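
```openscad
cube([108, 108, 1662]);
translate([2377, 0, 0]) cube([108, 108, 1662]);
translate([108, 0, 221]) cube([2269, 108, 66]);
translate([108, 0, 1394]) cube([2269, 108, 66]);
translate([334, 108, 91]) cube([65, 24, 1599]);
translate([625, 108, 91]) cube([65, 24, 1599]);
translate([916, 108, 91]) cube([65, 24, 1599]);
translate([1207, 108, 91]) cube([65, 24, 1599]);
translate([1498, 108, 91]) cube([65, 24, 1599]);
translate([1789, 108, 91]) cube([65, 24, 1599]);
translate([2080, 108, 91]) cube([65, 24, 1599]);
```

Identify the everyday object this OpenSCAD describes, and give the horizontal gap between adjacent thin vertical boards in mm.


A fence section. The picket gap is 226 mm.

Two posts, two rails, 7 pickets — a fence section. Span 2269 mm holds 7 pickets of 65 mm with 8 equal gaps: ⌊(2269 − 7·65) / 8⌋ = 226 mm.


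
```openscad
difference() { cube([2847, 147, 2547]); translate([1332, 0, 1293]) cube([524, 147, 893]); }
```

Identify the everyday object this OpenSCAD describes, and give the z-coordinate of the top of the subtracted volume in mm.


A wall with a window opening. The window head height is 2186 mm.

A wall with a rectangular opening subtracted — a window. Sill at z = 1293, opening 893 mm tall, so the head is at 1293 + 893 = 2186 mm.


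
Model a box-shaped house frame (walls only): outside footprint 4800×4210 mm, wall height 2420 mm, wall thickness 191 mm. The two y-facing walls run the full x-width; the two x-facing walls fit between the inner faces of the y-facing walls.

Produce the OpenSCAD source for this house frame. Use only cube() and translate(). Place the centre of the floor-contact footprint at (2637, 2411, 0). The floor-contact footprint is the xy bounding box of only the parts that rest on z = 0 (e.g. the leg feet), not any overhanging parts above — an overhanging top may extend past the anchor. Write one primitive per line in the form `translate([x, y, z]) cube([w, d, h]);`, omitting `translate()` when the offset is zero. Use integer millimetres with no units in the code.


translate([237, 306, 0]) cube([4800, 191, 2420]);
translate([237, 4325, 0]) cube([4800, 191, 2420]);
translate([237, 497, 0]) cube([191, 3828, 2420]);
translate([4846, 497, 0]) cube([191, 3828, 2420]);


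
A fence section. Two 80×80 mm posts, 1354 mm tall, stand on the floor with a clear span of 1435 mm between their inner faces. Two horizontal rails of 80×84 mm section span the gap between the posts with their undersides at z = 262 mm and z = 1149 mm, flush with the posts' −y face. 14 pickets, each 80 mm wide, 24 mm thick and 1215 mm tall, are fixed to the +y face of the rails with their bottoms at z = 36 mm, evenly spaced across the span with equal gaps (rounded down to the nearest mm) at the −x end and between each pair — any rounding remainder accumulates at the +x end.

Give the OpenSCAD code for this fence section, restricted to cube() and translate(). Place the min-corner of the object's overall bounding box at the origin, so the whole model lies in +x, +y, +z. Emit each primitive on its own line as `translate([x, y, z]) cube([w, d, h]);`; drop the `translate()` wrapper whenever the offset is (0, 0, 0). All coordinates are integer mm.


cube([80, 80, 1354]);
translate([1515, 0, 0]) cube([80, 80, 1354]);
translate([80, 0, 262]) cube([1435, 80, 84]);
translate([80, 0, 1149]) cube([1435, 80, 84]);
translate([101, 80, 36]) cube([80, 24, 1215]);
translate([202, 80, 36]) cube([80, 24, 1215]);
translate([303, 80, 36]) cube([80, 24, 1215]);
translate([404, 80, 36]) cube([80, 24, 1215]);
translate([505, 80, 36]) cube([80, 24, 1215]);
translate([606, 80, 36]) cube([80, 24, 1215]);
translate([707, 80, 36]) cube([80, 24, 1215]);
translate([808, 80, 36]) cube([80, 24, 1215]);
translate([909, 80, 36]) cube([80, 24, 1215]);
translate([1010, 80, 36]) cube([80, 24, 1215]);
translate([1111, 80, 36]) cube([80, 24, 1215]);
translate([1212, 80, 36]) cube([80, 24, 1215]);
translate([1313, 80, 36]) cube([80, 24, 1215]);
translate([1414, 80, 36]) cube([80, 24, 1215]);


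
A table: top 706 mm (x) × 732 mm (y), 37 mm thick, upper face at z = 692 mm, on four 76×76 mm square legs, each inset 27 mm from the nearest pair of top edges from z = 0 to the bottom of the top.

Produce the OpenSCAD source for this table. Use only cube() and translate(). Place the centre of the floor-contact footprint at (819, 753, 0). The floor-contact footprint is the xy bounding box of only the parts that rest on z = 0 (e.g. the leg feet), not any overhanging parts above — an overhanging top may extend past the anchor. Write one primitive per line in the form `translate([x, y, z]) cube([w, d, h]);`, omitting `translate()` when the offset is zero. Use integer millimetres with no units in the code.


translate([466, 387, 655]) cube([706, 732, 37]);
translate([493, 414, 0]) cube([76, 76, 655]);
translate([1069, 414, 0]) cube([76, 76, 655]);
translate([493, 1016, 0]) cube([76, 76, 655]);
translate([1069, 1016, 0]) cube([76, 76, 655]);


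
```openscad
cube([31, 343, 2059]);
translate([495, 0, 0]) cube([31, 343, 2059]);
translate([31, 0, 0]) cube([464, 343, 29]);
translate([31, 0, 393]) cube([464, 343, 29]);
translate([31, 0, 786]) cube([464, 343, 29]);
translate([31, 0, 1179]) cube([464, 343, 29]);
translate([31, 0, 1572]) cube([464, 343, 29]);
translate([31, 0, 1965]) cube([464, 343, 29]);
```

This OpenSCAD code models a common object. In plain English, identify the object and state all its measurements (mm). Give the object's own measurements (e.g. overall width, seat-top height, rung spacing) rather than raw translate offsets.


An open bookshelf. Two side panels, each 31 mm thick, 343 mm deep and 2059 mm tall, stand 526 mm apart (outside-to-outside). Between them sit 6 shelves, each 29 mm thick and 343 mm deep, spanning the full gap between the sides. The bottom shelf rests on the floor (its underside at z = 0) and the clear gap between one shelf's top and the next shelf's underside is 364 mm.


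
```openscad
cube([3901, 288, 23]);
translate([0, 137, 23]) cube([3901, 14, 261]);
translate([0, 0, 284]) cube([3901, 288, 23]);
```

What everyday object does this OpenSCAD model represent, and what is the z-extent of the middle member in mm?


An I-beam. The web height is 261 mm.

Two wide flanges with a thin centred web — an I-beam. Overall 307 mm minus two 23 mm flanges gives a web of 307 − 2·23 = 261 mm.


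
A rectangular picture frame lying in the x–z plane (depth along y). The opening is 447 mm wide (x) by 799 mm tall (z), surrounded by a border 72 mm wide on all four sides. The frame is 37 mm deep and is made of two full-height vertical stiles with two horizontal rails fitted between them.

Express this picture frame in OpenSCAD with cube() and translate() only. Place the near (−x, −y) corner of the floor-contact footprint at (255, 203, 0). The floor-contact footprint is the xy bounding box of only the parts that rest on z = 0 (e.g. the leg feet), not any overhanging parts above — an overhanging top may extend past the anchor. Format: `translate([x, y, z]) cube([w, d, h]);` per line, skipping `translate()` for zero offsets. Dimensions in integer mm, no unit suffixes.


translate([255, 203, 0]) cube([72, 37, 943]);
translate([774, 203, 0]) cube([72, 37, 943]);
translate([327, 203, 0]) cube([447, 37, 72]);
translate([327, 203, 871]) cube([447, 37, 72]);


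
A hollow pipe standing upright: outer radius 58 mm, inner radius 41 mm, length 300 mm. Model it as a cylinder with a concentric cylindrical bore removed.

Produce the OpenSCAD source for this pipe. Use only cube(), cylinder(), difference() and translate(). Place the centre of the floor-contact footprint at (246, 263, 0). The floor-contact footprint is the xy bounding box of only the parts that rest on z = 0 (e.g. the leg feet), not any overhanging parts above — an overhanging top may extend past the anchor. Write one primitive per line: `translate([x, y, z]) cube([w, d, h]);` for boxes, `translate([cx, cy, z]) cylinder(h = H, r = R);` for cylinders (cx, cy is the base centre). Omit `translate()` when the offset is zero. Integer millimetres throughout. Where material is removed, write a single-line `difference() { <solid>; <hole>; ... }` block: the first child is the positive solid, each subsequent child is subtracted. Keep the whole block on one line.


difference() { translate([246, 263, 0]) cylinder(h = 300, r = 58); translate([246, 263, 0]) cylinder(h = 300, r = 41); }


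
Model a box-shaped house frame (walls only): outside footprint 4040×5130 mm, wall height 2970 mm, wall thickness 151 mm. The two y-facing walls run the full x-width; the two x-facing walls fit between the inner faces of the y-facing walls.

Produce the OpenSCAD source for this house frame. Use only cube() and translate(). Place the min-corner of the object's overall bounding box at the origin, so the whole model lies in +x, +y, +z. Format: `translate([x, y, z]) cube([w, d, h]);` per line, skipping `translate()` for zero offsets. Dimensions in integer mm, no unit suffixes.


cube([4040, 151, 2970]);
translate([0, 4979, 0]) cube([4040, 151, 2970]);
translate([0, 151, 0]) cube([151, 4828, 2970]);
translate([3889, 151, 0]) cube([151, 4828, 2970]);


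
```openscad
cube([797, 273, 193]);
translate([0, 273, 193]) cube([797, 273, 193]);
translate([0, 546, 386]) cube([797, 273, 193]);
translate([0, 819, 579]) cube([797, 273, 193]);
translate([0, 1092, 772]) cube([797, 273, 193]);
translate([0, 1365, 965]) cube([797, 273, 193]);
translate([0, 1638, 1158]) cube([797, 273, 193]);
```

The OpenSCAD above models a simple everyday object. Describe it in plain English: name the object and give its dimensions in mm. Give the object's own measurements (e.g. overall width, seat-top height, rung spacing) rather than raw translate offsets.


A straight staircase of 7 solid steps. Each step is 797 mm wide (x), 273 mm deep (y, the going) and 193 mm tall (the rise). The first step rests on the floor; each subsequent step sits one going further in +y and one rise higher in +z, directly behind and above the previous step with no overlap.


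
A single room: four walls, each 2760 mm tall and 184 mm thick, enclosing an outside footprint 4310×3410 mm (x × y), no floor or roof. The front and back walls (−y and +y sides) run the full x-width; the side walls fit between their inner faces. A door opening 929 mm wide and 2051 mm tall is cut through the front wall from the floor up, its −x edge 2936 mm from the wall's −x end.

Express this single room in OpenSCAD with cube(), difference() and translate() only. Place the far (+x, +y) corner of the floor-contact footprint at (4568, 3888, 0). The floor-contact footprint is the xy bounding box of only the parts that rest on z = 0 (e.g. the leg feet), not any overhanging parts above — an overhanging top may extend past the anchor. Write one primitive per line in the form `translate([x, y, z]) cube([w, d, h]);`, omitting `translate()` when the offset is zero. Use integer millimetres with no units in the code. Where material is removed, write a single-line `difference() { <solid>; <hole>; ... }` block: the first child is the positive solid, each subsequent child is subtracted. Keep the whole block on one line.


difference() { translate([258, 478, 0]) cube([4310, 184, 2760]); translate([3194, 478, 0]) cube([929, 184, 2051]); }
translate([258, 3704, 0]) cube([4310, 184, 2760]);
translate([258, 662, 0]) cube([184, 3042, 2760]);
translate([4384, 662, 0]) cube([184, 3042, 2760]);


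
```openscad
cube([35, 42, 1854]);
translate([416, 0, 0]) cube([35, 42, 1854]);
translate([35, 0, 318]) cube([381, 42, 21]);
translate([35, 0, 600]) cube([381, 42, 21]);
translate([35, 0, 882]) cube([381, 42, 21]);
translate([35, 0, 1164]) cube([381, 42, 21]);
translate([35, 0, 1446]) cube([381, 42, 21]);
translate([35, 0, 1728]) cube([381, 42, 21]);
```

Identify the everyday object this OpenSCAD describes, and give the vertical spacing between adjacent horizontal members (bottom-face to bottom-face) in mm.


A ladder. The rung spacing is 282 mm.

Two tall 35×42 posts with 6 short bars between them — a ladder. Adjacent rungs sit at z = 318 and z = 600, so the spacing is 600 − 318 = 282 mm.


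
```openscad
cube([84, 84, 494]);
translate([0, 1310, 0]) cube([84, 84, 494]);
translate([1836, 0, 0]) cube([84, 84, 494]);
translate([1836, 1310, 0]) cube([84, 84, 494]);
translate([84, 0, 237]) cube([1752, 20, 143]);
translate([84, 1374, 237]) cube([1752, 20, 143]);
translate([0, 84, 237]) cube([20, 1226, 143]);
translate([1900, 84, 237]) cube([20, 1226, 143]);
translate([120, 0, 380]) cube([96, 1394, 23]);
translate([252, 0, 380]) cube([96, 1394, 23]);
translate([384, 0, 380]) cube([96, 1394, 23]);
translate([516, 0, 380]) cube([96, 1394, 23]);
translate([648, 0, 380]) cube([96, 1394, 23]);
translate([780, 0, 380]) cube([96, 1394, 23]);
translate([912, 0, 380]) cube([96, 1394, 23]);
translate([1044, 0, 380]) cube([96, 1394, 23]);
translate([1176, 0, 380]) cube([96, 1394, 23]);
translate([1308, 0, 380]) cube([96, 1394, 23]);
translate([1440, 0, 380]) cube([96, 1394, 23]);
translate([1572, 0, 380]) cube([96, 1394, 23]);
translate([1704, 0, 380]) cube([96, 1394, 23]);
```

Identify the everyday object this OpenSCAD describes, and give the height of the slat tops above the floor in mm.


A bed frame. The slat-top height is 403 mm.

Four posts, four rails, and a row of slats — a bed frame. Slats sit on the rails at z = 237 + 143 = 380; with slat thickness 23, the top is 403 mm.


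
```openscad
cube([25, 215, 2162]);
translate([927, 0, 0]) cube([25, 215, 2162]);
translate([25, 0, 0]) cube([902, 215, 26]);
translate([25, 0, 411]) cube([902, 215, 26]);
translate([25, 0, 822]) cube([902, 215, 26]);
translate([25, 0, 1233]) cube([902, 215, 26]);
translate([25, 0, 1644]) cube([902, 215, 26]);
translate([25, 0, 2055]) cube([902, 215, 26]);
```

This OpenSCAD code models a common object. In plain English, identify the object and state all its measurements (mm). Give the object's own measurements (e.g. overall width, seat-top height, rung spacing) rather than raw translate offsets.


An open bookshelf. Two side panels, each 25 mm thick, 215 mm deep and 2162 mm tall, stand 952 mm apart (outside-to-outside). Between them sit 6 shelves, each 26 mm thick and 215 mm deep, spanning the full gap between the sides. The bottom shelf rests on the floor (its underside at z = 0) and the clear gap between one shelf's top and the next shelf's underside is 385 mm.


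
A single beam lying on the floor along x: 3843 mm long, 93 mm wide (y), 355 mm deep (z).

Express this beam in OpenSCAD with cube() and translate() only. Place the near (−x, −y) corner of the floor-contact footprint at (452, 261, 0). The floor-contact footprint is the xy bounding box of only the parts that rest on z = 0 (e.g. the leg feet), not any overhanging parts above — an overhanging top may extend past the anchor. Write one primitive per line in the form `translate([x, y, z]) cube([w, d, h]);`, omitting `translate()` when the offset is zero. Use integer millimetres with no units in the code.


translate([452, 261, 0]) cube([3843, 93, 355]);


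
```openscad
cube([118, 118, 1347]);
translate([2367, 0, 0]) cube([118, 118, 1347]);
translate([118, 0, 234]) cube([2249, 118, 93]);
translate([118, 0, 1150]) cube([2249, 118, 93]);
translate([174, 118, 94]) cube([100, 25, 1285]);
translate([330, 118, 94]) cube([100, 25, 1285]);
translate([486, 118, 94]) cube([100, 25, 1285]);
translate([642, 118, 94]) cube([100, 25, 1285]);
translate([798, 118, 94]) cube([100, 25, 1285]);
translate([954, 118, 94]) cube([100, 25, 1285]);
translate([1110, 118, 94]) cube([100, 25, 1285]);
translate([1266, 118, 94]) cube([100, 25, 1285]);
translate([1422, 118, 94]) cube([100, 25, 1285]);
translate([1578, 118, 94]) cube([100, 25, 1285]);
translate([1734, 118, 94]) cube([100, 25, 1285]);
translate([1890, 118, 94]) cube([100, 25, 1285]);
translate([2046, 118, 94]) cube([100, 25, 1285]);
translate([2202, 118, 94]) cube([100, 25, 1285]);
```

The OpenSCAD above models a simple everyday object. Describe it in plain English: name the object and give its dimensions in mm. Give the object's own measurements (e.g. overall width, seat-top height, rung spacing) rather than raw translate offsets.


A fence section. Two 118×118 mm posts, 1347 mm tall, stand on the floor with a clear span of 2249 mm between their inner faces. Two horizontal rails of 118×93 mm section span the gap between the posts with their undersides at z = 234 mm and z = 1150 mm, flush with the posts' −y face. 14 pickets, each 100 mm wide, 25 mm thick and 1285 mm tall, are fixed to the +y face of the rails with their bottoms at z = 94 mm, spaced across the span with a 56 mm gap after the −x post and between neighbouring pickets, with 65 mm left before the +x post.


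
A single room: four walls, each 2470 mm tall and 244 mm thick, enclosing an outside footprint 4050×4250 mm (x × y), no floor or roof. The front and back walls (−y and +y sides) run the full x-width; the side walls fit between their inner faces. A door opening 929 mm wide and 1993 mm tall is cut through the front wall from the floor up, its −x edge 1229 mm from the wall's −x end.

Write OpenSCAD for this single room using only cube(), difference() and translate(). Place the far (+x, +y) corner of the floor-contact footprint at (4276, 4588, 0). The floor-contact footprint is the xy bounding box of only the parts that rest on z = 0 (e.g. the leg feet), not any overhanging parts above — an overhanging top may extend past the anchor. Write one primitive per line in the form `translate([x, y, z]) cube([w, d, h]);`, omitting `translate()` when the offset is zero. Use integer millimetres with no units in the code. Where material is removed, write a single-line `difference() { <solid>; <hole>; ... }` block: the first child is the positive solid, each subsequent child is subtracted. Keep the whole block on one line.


difference() { translate([226, 338, 0]) cube([4050, 244, 2470]); translate([1455, 338, 0]) cube([929, 244, 1993]); }
translate([226, 4344, 0]) cube([4050, 244, 2470]);
translate([226, 582, 0]) cube([244, 3762, 2470]);
translate([4032, 582, 0]) cube([244, 3762, 2470]);


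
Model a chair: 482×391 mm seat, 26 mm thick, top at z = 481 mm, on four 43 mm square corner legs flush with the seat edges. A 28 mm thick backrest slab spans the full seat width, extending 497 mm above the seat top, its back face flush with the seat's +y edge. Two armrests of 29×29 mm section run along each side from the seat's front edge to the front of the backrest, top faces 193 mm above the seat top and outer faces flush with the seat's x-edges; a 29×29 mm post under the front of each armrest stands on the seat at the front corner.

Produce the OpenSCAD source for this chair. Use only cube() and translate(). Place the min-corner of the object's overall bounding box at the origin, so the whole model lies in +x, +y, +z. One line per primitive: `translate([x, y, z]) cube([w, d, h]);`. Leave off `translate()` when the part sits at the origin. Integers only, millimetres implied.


translate([0, 0, 455]) cube([482, 391, 26]);
cube([43, 43, 455]);
translate([439, 0, 0]) cube([43, 43, 455]);
translate([0, 348, 0]) cube([43, 43, 455]);
translate([439, 348, 0]) cube([43, 43, 455]);
translate([0, 363, 481]) cube([482, 28, 497]);
translate([0, 0, 645]) cube([29, 363, 29]);
translate([453, 0, 645]) cube([29, 363, 29]);
translate([0, 0, 481]) cube([29, 29, 164]);
translate([453, 0, 481]) cube([29, 29, 164]);


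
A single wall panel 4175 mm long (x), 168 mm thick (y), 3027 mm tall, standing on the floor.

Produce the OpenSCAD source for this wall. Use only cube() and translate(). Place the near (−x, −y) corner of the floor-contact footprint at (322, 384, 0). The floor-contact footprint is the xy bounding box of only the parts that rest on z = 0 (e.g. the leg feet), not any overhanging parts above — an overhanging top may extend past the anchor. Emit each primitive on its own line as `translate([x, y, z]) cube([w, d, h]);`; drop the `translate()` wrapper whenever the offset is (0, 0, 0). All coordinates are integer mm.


translate([322, 384, 0]) cube([4175, 168, 3027]);


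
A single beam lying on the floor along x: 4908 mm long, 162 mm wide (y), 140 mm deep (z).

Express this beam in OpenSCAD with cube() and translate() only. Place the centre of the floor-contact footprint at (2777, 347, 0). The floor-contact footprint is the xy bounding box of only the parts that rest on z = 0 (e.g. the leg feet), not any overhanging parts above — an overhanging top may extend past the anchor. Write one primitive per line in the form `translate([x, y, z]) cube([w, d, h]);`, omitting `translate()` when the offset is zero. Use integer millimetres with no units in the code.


translate([323, 266, 0]) cube([4908, 162, 140]);


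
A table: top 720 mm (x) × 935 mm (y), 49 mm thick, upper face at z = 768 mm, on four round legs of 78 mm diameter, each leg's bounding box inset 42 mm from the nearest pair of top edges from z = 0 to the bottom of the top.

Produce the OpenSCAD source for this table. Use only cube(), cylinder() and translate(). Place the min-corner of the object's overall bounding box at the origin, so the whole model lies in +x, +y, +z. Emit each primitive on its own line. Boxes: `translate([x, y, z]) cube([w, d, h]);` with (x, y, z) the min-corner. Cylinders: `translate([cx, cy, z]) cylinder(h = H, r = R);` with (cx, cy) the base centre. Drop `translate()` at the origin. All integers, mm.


translate([0, 0, 719]) cube([720, 935, 49]);
translate([81, 81, 0]) cylinder(h = 719, r = 39);
translate([639, 81, 0]) cylinder(h = 719, r = 39);
translate([81, 854, 0]) cylinder(h = 719, r = 39);
translate([639, 854, 0]) cylinder(h = 719, r = 39);


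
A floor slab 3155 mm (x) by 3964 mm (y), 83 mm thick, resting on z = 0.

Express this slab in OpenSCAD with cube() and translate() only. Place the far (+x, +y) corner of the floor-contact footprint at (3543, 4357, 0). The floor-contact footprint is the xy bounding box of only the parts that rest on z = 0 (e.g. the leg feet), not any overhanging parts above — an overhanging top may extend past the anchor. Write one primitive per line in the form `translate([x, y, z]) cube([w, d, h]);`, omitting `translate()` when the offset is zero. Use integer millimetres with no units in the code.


translate([388, 393, 0]) cube([3155, 3964, 83]);


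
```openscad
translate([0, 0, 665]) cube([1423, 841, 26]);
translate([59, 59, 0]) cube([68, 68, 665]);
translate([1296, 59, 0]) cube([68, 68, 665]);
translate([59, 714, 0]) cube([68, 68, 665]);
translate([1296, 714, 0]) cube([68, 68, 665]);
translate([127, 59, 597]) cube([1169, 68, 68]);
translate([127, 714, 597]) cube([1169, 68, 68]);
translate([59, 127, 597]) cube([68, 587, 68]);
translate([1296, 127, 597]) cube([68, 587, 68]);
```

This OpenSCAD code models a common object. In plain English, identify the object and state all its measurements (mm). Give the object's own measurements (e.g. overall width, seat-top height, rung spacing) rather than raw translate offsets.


A table: top 1423 mm (x) × 841 mm (y), 26 mm thick, upper face at z = 691 mm, on four 68×68 mm square legs, each inset 59 mm from the nearest pair of top edges from z = 0 to the bottom of the top. Four apron rails, 68 mm thick and 68 mm tall, run between adjacent legs with their top edges flush with the underside of the top and their outer faces flush with the legs' outer faces.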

-*-

Report each line of the material above where the word "standing" appears.

RESULT OF THE EXERCISE.
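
A hollow pipe standing upright: outer radius 58 mm, inner radius 41 mm, length 300 mm. Model it as a cylinder with a concentric cylindrical bore removed.
A single wall panel 4175 mm long (x), 168 mm thick (y), 3027 mm tall, standing on the floor.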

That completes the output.